── Source data
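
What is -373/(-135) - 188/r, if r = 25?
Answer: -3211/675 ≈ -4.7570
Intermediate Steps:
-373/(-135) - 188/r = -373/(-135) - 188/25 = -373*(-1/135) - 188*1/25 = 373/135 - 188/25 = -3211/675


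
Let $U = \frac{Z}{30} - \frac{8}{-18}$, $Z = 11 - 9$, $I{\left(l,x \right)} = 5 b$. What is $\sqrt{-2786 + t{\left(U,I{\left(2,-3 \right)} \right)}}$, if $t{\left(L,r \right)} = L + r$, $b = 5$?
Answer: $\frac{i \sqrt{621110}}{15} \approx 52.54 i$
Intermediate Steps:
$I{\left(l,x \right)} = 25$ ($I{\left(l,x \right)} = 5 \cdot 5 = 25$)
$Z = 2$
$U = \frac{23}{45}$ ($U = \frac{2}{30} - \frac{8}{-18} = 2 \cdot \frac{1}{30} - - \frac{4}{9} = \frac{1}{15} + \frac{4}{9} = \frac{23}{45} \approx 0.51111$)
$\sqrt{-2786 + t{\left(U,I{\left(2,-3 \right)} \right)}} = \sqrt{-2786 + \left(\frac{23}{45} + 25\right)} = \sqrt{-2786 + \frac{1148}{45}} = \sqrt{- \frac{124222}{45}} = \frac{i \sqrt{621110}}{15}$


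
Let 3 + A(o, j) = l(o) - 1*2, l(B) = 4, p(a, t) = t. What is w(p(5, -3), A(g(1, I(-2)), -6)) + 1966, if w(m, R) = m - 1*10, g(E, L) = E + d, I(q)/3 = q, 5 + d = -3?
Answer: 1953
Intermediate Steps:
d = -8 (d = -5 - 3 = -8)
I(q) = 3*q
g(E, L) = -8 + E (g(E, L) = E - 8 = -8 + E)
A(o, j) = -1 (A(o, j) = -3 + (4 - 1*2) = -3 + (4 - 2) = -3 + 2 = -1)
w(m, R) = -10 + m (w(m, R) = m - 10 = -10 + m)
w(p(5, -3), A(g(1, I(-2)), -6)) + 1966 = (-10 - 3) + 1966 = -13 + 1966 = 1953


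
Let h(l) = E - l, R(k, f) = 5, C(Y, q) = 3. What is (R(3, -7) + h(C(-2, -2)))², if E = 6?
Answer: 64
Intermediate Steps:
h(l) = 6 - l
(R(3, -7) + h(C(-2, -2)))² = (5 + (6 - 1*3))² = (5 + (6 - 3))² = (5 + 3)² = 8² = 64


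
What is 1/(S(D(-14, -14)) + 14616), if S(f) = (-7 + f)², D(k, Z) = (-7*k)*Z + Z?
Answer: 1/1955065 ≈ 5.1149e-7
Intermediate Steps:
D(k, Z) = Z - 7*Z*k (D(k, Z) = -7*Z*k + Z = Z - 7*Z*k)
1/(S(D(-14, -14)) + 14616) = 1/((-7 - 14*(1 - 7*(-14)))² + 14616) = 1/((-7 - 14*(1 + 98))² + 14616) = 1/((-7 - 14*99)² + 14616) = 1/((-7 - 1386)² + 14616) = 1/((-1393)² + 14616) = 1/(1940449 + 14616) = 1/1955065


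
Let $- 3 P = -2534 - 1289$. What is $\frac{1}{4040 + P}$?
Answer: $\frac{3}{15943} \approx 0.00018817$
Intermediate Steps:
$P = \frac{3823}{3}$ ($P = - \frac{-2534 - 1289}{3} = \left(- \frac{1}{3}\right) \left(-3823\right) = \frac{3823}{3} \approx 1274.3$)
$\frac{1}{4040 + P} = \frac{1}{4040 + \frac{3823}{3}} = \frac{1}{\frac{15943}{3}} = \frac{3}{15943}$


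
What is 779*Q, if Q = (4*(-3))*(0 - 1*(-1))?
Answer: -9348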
────
── Source data
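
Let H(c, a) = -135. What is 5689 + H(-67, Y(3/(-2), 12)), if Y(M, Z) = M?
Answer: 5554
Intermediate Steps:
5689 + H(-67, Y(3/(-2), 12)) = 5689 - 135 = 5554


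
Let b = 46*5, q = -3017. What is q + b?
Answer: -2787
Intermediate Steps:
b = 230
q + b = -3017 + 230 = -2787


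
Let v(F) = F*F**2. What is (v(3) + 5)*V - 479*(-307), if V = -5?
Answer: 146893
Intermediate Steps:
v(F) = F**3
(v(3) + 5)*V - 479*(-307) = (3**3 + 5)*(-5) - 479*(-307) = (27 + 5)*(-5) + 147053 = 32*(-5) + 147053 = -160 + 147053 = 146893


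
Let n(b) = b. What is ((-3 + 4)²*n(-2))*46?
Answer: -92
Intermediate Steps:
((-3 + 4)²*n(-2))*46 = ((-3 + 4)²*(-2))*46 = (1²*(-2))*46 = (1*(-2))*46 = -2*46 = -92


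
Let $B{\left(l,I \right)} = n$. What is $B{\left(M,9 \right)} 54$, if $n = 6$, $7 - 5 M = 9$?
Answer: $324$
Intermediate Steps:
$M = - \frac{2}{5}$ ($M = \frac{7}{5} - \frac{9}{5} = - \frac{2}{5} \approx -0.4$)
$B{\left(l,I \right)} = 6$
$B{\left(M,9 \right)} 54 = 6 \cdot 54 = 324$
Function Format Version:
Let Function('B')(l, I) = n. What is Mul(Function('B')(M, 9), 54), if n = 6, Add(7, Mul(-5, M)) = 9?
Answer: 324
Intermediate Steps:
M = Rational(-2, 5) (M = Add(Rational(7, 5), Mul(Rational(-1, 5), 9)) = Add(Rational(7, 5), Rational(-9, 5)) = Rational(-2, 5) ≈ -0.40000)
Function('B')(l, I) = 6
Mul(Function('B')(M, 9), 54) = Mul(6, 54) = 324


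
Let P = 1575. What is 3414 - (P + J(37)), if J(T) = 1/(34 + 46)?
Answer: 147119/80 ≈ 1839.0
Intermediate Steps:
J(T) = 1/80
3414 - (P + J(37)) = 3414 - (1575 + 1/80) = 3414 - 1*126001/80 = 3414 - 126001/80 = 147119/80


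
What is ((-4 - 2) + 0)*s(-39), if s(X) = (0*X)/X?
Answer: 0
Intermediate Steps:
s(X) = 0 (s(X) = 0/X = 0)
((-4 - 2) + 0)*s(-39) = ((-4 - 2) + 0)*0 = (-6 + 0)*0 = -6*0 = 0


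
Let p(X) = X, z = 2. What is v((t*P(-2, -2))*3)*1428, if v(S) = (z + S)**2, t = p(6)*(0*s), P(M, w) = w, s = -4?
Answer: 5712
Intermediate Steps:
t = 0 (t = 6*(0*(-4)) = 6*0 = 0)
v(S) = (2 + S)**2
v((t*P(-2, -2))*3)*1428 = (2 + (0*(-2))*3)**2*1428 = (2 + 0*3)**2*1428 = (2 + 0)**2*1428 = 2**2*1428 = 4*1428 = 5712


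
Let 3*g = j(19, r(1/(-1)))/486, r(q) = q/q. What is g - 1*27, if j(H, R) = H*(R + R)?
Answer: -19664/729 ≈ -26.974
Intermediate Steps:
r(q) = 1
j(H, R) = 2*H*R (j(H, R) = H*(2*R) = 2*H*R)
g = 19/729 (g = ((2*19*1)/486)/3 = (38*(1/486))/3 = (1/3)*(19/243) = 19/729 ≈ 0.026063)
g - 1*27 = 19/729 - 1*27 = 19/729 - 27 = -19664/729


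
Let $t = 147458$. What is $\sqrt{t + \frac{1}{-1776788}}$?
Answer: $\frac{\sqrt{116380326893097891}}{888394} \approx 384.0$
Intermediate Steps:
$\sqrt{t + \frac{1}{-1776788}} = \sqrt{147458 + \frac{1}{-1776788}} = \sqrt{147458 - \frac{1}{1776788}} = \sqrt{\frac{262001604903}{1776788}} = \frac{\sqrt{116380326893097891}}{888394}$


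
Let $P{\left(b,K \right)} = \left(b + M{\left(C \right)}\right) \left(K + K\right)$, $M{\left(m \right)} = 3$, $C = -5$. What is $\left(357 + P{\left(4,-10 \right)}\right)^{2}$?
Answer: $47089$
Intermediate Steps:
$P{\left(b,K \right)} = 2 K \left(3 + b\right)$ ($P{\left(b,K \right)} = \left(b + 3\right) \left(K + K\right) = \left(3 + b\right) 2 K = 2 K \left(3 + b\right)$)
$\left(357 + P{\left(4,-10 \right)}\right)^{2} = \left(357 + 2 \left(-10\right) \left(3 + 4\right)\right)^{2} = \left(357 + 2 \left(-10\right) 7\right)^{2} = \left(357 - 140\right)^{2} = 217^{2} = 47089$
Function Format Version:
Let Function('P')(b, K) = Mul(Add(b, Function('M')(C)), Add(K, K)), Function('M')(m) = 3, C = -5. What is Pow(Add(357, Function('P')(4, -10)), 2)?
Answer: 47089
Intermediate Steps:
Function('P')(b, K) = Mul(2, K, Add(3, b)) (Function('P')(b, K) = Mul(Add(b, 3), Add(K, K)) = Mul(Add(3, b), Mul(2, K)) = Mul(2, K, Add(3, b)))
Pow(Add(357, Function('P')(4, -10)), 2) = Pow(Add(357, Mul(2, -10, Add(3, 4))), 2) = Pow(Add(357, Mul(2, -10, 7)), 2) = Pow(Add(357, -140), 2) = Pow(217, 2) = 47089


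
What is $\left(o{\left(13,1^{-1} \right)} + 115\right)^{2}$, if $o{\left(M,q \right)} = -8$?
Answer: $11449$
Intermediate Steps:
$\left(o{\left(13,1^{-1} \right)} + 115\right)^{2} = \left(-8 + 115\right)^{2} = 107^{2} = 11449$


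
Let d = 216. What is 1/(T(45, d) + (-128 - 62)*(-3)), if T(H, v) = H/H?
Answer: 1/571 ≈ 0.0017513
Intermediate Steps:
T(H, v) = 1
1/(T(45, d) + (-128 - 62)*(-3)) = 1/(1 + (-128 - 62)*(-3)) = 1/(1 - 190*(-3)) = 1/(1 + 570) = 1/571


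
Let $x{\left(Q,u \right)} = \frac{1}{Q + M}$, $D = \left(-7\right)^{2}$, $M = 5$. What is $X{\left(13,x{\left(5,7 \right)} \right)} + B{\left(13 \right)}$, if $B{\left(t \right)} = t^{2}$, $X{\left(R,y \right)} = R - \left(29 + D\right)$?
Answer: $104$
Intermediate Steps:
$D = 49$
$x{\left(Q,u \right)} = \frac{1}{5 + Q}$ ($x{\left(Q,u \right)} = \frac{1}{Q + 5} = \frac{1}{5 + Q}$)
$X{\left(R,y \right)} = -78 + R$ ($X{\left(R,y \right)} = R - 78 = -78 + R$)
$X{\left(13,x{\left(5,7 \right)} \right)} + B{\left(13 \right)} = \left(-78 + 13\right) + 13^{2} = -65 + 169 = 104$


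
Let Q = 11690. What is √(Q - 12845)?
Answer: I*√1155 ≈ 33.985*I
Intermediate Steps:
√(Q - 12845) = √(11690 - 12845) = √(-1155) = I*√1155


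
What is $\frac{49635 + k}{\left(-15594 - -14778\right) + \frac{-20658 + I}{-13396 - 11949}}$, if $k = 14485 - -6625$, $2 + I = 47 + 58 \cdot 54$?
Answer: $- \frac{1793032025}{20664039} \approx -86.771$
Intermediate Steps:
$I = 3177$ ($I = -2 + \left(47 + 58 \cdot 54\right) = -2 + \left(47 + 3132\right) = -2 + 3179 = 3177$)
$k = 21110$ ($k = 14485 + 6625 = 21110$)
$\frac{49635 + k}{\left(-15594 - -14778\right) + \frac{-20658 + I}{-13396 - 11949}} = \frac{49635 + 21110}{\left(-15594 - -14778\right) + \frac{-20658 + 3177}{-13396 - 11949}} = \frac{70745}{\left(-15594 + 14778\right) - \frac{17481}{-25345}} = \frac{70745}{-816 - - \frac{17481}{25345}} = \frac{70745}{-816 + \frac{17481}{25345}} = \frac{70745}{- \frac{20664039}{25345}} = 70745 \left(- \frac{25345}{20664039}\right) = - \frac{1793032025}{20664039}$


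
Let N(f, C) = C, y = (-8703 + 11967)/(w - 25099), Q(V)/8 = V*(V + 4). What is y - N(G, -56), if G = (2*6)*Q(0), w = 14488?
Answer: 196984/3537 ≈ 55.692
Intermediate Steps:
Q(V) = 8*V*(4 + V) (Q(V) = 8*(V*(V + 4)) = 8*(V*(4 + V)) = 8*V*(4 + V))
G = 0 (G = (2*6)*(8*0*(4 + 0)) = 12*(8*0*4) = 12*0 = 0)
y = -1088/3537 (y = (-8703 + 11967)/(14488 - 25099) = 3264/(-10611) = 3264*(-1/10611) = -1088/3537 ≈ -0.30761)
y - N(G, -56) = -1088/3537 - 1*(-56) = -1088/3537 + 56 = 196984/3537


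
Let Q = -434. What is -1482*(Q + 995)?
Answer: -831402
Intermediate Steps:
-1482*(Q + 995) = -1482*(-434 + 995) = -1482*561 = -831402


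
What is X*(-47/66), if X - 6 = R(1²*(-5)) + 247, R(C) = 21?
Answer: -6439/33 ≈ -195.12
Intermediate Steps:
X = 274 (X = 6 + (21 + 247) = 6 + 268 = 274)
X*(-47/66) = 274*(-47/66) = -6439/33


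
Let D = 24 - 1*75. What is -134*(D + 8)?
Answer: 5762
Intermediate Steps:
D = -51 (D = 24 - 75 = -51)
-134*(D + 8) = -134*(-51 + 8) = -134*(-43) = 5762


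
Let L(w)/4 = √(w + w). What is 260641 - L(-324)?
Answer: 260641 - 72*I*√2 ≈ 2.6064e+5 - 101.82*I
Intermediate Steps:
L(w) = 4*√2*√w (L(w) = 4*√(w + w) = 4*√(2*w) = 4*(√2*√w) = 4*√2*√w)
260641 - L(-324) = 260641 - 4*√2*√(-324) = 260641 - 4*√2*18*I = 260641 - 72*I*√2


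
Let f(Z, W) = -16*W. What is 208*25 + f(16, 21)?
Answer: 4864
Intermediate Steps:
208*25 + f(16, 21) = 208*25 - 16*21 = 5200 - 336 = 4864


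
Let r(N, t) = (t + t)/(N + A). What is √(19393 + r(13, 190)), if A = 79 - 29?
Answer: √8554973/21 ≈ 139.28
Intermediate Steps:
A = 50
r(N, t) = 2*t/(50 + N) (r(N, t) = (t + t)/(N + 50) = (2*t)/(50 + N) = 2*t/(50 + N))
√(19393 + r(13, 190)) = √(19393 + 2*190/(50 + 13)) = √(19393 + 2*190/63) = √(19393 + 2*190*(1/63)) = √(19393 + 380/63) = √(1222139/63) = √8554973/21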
────
Problem requirements: Produce only the lines from the line containing "Answer: -92" through the line containing "Answer: 324", inclusive of both, exactly as they stand in the entries above.

Result:
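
Answer: -92
Intermediate Steps:
((-3 + 4)²*n(-2))*46 = ((-3 + 4)²*(-2))*46 = (1²*(-2))*46 = (1*(-2))*46 = -2*46 = -92


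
Let $B{\left(l,I \right)} = n$. What is $B{\left(M,9 \right)} 54$, if $n = 6$, $7 - 5 M = 9$?
Answer: $324$
Intermediate Steps:
$M = - \frac{2}{5}$ ($M = \frac{7}{5} - \frac{9}{5} = - \frac{2}{5} \approx -0.4$)
$B{\left(l,I \right)} = 6$
$B{\left(M,9 \right)} 54 = 6 \cdot 54 = 324$
Function Format Version:
Let Function('B')(l, I) = n. What is Mul(Function('B')(M, 9), 54), if n = 6, Add(7, Mul(-5, M)) = 9?
Answer: 324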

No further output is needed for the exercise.